## WHAT YOU WILL DO
Line by line, transcribe the listing below exactly.

#####

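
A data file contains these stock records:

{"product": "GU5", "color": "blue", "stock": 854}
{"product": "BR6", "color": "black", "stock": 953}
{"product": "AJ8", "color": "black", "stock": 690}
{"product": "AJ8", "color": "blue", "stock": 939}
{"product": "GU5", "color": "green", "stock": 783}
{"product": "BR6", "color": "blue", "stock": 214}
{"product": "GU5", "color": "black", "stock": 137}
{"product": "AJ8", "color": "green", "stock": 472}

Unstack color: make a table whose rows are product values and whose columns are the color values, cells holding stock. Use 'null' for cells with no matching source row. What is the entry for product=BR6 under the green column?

null

No long-format row has product=BR6 and color=green, so the cell is null.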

#####

## SOLUTION TO THIS TASK
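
A data file contains these stock records:

{"product": "GU5", "color": "blue", "stock": 854}
{"product": "BR6", "color": "black", "stock": 953}
{"product": "AJ8", "color": "black", "stock": 690}
{"product": "AJ8", "color": "blue", "stock": 939}
{"product": "GU5", "color": "green", "stock": 783}
{"product": "BR6", "color": "blue", "stock": 214}
{"product": "GU5", "color": "black", "stock": 137}
{"product": "AJ8", "color": "green", "stock": 472}

Unstack color: make a table whose rows are product values and whose columns are the color values, cells holding stock. Use 'null' for cells with no matching source row. What is the entry for product=BR6 under the green column?

null

No long-format row has product=BR6 and color=green, so the cell is null.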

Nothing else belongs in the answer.